→ PROBLEM DETAILS:
Take the lines below beginning at the line that has "10: mulh r0" and stopping after the line that has "How many cycles dual-issue? Answer PAIRS = K.", and print them exactly as they are, with no other lines.

☆ ☆ ☆ ☆ ☆

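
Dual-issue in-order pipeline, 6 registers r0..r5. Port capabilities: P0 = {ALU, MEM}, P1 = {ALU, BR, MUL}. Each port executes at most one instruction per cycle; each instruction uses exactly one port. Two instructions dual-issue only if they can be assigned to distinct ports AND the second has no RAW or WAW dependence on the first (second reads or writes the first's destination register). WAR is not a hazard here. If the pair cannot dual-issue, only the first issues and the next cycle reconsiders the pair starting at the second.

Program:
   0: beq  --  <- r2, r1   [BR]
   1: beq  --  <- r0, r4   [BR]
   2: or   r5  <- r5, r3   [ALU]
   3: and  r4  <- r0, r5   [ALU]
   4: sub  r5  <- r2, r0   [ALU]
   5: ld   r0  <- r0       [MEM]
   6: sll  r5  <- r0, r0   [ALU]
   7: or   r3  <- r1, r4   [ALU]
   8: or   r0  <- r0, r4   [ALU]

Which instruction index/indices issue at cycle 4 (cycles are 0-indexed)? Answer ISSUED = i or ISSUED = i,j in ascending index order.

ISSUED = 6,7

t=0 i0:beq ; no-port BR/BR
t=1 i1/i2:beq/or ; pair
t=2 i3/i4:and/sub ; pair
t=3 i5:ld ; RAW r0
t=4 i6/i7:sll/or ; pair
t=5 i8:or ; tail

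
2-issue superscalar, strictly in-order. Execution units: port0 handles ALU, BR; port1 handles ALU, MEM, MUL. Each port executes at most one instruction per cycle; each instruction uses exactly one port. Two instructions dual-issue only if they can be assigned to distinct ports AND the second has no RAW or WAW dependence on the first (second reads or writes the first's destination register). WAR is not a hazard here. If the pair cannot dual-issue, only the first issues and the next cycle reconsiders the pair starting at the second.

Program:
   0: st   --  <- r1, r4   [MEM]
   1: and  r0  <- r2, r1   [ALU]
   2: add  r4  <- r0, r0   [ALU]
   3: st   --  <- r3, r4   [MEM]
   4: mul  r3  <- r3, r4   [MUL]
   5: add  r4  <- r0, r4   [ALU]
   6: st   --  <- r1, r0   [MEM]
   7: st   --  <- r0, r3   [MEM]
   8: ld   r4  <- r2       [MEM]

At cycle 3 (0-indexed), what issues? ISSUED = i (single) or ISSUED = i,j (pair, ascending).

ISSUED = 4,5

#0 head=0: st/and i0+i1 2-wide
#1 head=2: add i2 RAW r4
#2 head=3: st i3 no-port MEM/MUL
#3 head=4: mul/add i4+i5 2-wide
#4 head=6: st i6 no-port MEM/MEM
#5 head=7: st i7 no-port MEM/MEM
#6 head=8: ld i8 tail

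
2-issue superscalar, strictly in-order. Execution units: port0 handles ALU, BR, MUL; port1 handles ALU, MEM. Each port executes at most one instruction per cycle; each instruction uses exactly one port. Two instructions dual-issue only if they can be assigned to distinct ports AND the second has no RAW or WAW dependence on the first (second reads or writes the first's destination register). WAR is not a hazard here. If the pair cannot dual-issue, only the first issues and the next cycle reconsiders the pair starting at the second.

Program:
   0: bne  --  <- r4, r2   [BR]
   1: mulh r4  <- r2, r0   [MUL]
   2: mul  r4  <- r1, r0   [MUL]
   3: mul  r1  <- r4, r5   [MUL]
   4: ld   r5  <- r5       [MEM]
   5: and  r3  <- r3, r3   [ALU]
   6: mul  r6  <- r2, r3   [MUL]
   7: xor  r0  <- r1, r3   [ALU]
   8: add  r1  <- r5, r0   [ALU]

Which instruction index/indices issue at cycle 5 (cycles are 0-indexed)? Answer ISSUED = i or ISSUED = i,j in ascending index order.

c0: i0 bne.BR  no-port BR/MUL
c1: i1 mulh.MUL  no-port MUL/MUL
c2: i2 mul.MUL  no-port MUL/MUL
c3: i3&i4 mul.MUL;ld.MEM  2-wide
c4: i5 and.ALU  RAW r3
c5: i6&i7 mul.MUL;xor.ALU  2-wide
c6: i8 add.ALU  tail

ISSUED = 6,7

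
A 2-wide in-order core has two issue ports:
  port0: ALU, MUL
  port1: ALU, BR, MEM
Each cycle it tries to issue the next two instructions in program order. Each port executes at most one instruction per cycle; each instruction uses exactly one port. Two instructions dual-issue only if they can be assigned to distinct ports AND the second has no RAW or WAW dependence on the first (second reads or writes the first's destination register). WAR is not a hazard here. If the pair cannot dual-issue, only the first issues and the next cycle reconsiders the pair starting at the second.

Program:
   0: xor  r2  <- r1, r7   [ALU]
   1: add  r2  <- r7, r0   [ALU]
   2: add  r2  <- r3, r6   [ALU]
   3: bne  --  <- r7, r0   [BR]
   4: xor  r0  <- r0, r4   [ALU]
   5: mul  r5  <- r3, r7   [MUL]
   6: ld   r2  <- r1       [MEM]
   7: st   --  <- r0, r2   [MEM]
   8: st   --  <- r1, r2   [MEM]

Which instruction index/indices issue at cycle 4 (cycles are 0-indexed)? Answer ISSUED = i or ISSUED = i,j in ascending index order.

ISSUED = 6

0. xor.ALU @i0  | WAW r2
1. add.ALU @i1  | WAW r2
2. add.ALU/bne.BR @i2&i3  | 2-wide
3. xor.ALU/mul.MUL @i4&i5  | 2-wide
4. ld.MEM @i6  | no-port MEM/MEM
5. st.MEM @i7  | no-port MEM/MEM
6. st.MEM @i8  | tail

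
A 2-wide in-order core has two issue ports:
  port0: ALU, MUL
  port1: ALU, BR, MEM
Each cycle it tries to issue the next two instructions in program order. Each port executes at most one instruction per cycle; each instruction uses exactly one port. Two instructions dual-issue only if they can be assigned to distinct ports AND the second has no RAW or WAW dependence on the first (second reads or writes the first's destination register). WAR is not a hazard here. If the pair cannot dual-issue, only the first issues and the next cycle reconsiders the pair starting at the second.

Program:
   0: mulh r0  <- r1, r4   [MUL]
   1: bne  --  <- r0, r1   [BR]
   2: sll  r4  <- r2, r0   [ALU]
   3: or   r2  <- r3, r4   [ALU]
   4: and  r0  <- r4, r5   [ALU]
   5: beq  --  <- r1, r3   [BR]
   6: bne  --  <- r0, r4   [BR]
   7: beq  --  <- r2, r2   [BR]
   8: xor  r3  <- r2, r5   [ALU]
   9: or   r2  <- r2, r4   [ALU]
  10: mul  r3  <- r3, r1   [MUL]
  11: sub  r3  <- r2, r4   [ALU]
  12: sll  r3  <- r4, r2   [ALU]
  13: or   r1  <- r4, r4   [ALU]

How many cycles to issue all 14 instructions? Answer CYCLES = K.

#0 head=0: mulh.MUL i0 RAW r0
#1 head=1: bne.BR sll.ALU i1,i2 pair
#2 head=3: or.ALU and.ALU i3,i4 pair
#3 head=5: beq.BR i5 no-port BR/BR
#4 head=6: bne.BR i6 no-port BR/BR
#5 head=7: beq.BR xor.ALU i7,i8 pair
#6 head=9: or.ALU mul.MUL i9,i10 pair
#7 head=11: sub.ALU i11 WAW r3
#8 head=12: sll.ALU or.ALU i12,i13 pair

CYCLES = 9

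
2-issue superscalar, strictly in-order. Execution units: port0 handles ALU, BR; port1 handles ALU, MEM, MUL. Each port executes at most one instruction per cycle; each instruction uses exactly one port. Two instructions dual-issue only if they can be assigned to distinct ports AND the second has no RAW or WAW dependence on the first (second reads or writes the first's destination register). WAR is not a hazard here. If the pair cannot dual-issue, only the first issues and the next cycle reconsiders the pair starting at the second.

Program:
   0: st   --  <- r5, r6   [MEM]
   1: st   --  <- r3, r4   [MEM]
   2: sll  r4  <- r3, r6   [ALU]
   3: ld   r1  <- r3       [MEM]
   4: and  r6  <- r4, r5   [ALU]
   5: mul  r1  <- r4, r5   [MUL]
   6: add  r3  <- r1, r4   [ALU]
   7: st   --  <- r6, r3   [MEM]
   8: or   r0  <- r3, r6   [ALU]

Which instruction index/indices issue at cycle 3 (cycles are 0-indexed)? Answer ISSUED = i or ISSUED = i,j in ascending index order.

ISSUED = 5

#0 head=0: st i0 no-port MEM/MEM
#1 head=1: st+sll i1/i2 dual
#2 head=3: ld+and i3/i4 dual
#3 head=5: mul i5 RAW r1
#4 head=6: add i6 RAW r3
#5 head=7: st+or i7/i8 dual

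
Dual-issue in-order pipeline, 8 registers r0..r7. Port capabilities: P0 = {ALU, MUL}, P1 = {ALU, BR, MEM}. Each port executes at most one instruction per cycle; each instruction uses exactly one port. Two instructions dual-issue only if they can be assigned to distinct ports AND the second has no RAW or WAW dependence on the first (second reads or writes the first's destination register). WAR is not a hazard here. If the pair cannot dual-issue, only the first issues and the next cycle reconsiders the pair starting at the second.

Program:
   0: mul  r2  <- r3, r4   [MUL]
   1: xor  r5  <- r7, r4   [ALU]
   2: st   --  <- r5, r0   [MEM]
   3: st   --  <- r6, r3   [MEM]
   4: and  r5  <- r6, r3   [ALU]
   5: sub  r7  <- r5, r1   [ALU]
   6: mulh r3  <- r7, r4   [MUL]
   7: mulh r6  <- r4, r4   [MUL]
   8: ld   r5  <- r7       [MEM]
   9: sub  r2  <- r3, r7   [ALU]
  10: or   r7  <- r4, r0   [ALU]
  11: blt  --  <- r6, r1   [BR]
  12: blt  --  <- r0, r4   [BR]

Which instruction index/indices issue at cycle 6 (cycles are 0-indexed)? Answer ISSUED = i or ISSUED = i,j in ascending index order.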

☆ ☆ ☆ ☆ ☆

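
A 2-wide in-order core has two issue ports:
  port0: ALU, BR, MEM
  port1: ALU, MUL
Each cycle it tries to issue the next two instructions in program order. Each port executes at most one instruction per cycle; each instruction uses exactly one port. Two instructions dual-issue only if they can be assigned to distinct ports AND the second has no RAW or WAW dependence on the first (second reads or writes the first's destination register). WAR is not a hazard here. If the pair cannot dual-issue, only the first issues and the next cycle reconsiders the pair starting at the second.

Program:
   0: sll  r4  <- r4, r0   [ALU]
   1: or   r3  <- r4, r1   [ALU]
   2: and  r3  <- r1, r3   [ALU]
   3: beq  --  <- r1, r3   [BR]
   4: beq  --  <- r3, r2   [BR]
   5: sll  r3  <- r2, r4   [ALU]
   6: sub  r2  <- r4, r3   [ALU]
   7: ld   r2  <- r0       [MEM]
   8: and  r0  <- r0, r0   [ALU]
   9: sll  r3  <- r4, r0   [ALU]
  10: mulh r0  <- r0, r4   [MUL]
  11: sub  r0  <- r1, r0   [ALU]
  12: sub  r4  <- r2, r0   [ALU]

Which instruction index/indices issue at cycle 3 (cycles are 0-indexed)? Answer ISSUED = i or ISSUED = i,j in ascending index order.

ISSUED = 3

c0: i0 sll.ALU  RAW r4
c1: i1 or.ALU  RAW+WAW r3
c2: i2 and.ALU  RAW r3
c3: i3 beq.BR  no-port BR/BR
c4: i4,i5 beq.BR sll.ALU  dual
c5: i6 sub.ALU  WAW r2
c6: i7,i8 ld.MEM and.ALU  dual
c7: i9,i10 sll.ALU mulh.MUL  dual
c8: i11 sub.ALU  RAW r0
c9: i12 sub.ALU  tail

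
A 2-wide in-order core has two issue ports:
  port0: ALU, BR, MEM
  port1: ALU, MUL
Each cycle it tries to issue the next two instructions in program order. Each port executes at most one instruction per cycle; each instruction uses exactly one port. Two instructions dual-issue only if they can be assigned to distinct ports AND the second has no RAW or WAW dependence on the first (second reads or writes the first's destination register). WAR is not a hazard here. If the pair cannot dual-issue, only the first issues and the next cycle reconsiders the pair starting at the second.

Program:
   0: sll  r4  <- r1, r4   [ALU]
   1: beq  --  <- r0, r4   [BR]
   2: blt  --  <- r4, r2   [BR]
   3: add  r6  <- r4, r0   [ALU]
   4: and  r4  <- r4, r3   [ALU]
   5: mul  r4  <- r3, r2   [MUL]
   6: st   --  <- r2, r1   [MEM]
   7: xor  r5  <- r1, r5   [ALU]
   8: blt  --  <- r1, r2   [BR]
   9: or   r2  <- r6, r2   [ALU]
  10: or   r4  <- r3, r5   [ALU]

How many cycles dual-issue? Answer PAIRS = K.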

☆ ☆ ☆ ☆ ☆

→ TASK RESPONSE:
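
  10: mulh r0  <- r0, r4   [MUL]
  11: sub  r0  <- r1, r0   [ALU]
  12: sub  r4  <- r2, r0   [ALU]

Which instruction index/indices issue at cycle 3 (cycles are 0-indexed)? Answer ISSUED = i or ISSUED = i,j in ascending index order.

ISSUED = 3

c0: i0 sll.ALU  RAW r4
c1: i1 or.ALU  RAW+WAW r3
c2: i2 and.ALU  RAW r3
c3: i3 beq.BR  no-port BR/BR
c4: i4,i5 beq.BR sll.ALU  dual
c5: i6 sub.ALU  WAW r2
c6: i7,i8 ld.MEM and.ALU  dual
c7: i9,i10 sll.ALU mulh.MUL  dual
c8: i11 sub.ALU  RAW r0
c9: i12 sub.ALU  tail

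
A 2-wide in-order core has two issue ports:
  port0: ALU, BR, MEM
  port1: ALU, MUL
Each cycle it tries to issue the next two instructions in program order. Each port executes at most one instruction per cycle; each instruction uses exactly one port. Two instructions dual-issue only if they can be assigned to distinct ports AND the second has no RAW or WAW dependence on the first (second reads or writes the first's destination register). WAR is not a hazard here. If the pair cannot dual-issue, only the first issues and the next cycle reconsiders the pair starting at the second.

Program:
   0: sll  r4  <- r1, r4   [ALU]
   1: beq  --  <- r0, r4   [BR]
   2: blt  --  <- r4, r2   [BR]
   3: add  r6  <- r4, r0   [ALU]
   4: and  r4  <- r4, r3   [ALU]
   5: mul  r4  <- r3, r2   [MUL]
   6: st   --  <- r2, r1   [MEM]
   7: xor  r5  <- r1, r5   [ALU]
   8: blt  --  <- r1, r2   [BR]
   9: or   r2  <- r6, r2   [ALU]
  10: or   r4  <- r3, r5   [ALU]

How many cycles dual-issue? Answer PAIRS = K.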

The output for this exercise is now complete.